(Provided records begins)

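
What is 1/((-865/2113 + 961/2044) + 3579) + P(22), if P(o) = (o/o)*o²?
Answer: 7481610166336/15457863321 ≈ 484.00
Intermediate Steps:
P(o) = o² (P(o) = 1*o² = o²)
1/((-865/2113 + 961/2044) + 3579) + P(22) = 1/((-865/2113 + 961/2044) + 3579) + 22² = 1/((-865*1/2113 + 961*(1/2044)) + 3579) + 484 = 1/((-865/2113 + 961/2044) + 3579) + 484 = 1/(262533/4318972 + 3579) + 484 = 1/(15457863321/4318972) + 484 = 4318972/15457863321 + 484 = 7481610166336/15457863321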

(Provided records ends)
(Provided records begins)

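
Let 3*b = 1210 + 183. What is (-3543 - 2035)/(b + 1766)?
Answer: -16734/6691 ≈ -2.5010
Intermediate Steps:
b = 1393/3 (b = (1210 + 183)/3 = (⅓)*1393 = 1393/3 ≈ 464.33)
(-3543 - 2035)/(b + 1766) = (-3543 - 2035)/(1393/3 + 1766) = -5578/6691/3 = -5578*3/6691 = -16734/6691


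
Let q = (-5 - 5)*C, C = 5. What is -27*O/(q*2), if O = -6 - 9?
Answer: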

(Provided records ends)

* _Activity_
Wherever a line in the entries holds "What", copy that line.

* _Written response_
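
What is 1/((-865/2113 + 961/2044) + 3579) + P(22), if P(o) = (o/o)*o²?
Let 3*b = 1210 + 183. What is (-3543 - 2035)/(b + 1766)?
Let q = (-5 - 5)*C, C = 5. What is -27*O/(q*2), if O = -6 - 9?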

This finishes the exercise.